Exercise goal: In how many lines of the listing below does the word "equal" occur? Say only the number.

Raw data:
# # # #

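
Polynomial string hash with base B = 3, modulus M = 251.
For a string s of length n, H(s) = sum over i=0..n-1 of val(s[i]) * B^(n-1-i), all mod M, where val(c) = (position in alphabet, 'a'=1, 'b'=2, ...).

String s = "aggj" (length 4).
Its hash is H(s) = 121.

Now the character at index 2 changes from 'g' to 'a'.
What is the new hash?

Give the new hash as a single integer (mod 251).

Answer: 103

Derivation:
val('g') = 7, val('a') = 1
Position k = 2, exponent = n-1-k = 1
B^1 mod M = 3^1 mod 251 = 3
Delta = (1 - 7) * 3 mod 251 = 233
New hash = (121 + 233) mod 251 = 103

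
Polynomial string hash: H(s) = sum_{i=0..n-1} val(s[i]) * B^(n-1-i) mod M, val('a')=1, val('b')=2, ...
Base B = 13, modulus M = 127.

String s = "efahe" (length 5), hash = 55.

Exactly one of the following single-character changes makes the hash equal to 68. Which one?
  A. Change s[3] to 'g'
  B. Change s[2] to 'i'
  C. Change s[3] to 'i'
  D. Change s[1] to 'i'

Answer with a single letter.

Answer: C

Derivation:
Option A: s[3]='h'->'g', delta=(7-8)*13^1 mod 127 = 114, hash=55+114 mod 127 = 42
Option B: s[2]='a'->'i', delta=(9-1)*13^2 mod 127 = 82, hash=55+82 mod 127 = 10
Option C: s[3]='h'->'i', delta=(9-8)*13^1 mod 127 = 13, hash=55+13 mod 127 = 68 <-- target
Option D: s[1]='f'->'i', delta=(9-6)*13^3 mod 127 = 114, hash=55+114 mod 127 = 42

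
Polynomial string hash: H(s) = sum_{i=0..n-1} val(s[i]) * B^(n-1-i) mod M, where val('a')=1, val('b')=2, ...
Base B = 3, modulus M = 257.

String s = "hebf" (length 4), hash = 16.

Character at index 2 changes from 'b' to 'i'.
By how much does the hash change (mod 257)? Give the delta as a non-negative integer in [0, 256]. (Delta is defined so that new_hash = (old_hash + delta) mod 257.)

Answer: 21

Derivation:
Delta formula: (val(new) - val(old)) * B^(n-1-k) mod M
  val('i') - val('b') = 9 - 2 = 7
  B^(n-1-k) = 3^1 mod 257 = 3
  Delta = 7 * 3 mod 257 = 21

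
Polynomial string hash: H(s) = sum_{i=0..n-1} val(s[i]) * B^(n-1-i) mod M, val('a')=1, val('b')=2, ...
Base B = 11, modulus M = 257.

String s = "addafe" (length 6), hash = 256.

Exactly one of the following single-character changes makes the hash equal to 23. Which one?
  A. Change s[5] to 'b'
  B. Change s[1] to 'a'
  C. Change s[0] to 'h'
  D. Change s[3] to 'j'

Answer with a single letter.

Answer: B

Derivation:
Option A: s[5]='e'->'b', delta=(2-5)*11^0 mod 257 = 254, hash=256+254 mod 257 = 253
Option B: s[1]='d'->'a', delta=(1-4)*11^4 mod 257 = 24, hash=256+24 mod 257 = 23 <-- target
Option C: s[0]='a'->'h', delta=(8-1)*11^5 mod 257 = 155, hash=256+155 mod 257 = 154
Option D: s[3]='a'->'j', delta=(10-1)*11^2 mod 257 = 61, hash=256+61 mod 257 = 60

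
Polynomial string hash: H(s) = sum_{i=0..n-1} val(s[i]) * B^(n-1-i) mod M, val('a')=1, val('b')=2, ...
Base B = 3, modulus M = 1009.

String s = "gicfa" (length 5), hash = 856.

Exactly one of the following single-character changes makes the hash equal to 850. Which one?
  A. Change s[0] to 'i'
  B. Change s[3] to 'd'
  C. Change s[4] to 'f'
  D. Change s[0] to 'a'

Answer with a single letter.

Option A: s[0]='g'->'i', delta=(9-7)*3^4 mod 1009 = 162, hash=856+162 mod 1009 = 9
Option B: s[3]='f'->'d', delta=(4-6)*3^1 mod 1009 = 1003, hash=856+1003 mod 1009 = 850 <-- target
Option C: s[4]='a'->'f', delta=(6-1)*3^0 mod 1009 = 5, hash=856+5 mod 1009 = 861
Option D: s[0]='g'->'a', delta=(1-7)*3^4 mod 1009 = 523, hash=856+523 mod 1009 = 370

Answer: B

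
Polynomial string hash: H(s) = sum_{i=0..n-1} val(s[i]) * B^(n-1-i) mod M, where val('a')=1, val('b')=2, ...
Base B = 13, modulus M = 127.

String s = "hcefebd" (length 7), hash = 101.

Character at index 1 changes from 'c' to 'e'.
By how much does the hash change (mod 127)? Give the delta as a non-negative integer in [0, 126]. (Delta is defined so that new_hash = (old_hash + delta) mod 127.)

Answer: 17

Derivation:
Delta formula: (val(new) - val(old)) * B^(n-1-k) mod M
  val('e') - val('c') = 5 - 3 = 2
  B^(n-1-k) = 13^5 mod 127 = 72
  Delta = 2 * 72 mod 127 = 17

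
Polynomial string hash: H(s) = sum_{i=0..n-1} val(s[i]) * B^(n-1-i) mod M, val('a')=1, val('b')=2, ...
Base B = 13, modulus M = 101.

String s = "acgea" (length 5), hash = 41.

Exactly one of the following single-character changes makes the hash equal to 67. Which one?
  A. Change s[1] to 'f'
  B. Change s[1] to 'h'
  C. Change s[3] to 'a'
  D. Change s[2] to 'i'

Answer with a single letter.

Answer: A

Derivation:
Option A: s[1]='c'->'f', delta=(6-3)*13^3 mod 101 = 26, hash=41+26 mod 101 = 67 <-- target
Option B: s[1]='c'->'h', delta=(8-3)*13^3 mod 101 = 77, hash=41+77 mod 101 = 17
Option C: s[3]='e'->'a', delta=(1-5)*13^1 mod 101 = 49, hash=41+49 mod 101 = 90
Option D: s[2]='g'->'i', delta=(9-7)*13^2 mod 101 = 35, hash=41+35 mod 101 = 76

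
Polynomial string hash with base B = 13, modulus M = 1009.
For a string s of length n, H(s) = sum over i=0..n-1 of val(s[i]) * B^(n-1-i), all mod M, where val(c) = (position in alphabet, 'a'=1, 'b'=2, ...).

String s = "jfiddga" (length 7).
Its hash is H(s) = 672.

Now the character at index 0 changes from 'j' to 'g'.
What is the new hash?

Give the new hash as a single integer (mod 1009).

val('j') = 10, val('g') = 7
Position k = 0, exponent = n-1-k = 6
B^6 mod M = 13^6 mod 1009 = 762
Delta = (7 - 10) * 762 mod 1009 = 741
New hash = (672 + 741) mod 1009 = 404

Answer: 404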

# # # #

Task result: 4